Task to complete> Please find every line below that includes "this" and report how many there are. Nothing else is needed.

Material supplied>
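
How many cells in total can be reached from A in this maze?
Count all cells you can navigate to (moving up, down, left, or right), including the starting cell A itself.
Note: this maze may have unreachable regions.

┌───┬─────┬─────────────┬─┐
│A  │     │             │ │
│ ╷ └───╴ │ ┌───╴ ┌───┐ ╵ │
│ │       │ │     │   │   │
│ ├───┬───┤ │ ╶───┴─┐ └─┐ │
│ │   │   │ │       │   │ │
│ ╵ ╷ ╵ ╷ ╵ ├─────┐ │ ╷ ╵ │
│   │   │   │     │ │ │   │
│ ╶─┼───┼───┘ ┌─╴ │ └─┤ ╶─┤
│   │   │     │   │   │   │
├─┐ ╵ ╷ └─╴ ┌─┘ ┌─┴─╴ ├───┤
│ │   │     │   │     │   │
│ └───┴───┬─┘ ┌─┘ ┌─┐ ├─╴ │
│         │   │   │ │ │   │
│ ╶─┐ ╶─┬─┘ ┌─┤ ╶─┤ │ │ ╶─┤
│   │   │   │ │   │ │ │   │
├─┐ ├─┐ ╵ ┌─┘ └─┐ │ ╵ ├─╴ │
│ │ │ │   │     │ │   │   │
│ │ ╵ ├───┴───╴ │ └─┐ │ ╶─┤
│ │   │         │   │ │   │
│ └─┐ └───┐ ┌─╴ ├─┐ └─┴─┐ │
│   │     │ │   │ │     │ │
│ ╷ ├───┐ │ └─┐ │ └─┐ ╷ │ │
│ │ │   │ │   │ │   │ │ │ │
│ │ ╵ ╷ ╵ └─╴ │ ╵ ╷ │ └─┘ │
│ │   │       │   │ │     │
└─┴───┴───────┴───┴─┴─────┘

Using BFS/flood-fill to find all reachable cells from A:
Maze size: 13 × 13 = 169 total cells
All cells are reachable — the maze is fully connected.
Reachable cells: 169

Reachable region (· marks reachable cells):

┌───┬─────┬─────────────┬─┐
│A ·│· · ·│· · · · · · ·│·│
│ ╷ └───╴ │ ┌───╴ ┌───┐ ╵ │
│·│· · · ·│·│· · ·│· ·│· ·│
│ ├───┬───┤ │ ╶───┴─┐ └─┐ │
│·│· ·│· ·│·│· · · ·│· ·│·│
│ ╵ ╷ ╵ ╷ ╵ ├─────┐ │ ╷ ╵ │
│· ·│· ·│· ·│· · ·│·│·│· ·│
│ ╶─┼───┼───┘ ┌─╴ │ └─┤ ╶─┤
│· ·│· ·│· · ·│· ·│· ·│· ·│
├─┐ ╵ ╷ └─╴ ┌─┘ ┌─┴─╴ ├───┤
│·│· ·│· · ·│· ·│· · ·│· ·│
│ └───┴───┬─┘ ┌─┘ ┌─┐ ├─╴ │
│· · · · ·│· ·│· ·│·│·│· ·│
│ ╶─┐ ╶─┬─┘ ┌─┤ ╶─┤ │ │ ╶─┤
│· ·│· ·│· ·│·│· ·│·│·│· ·│
├─┐ ├─┐ ╵ ┌─┘ └─┐ │ ╵ ├─╴ │
│·│·│·│· ·│· · ·│·│· ·│· ·│
│ │ ╵ ├───┴───╴ │ └─┐ │ ╶─┤
│·│· ·│· · · · ·│· ·│·│· ·│
│ └─┐ └───┐ ┌─╴ ├─┐ └─┴─┐ │
│· ·│· · ·│·│· ·│·│· · ·│·│
│ ╷ ├───┐ │ └─┐ │ └─┐ ╷ │ │
│·│·│· ·│·│· ·│·│· ·│·│·│·│
│ │ ╵ ╷ ╵ └─╴ │ ╵ ╷ │ └─┘ │
│·│· ·│· · · ·│· ·│·│· · ·│
└─┴───┴───────┴───┴─┴─────┘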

Answer below> 2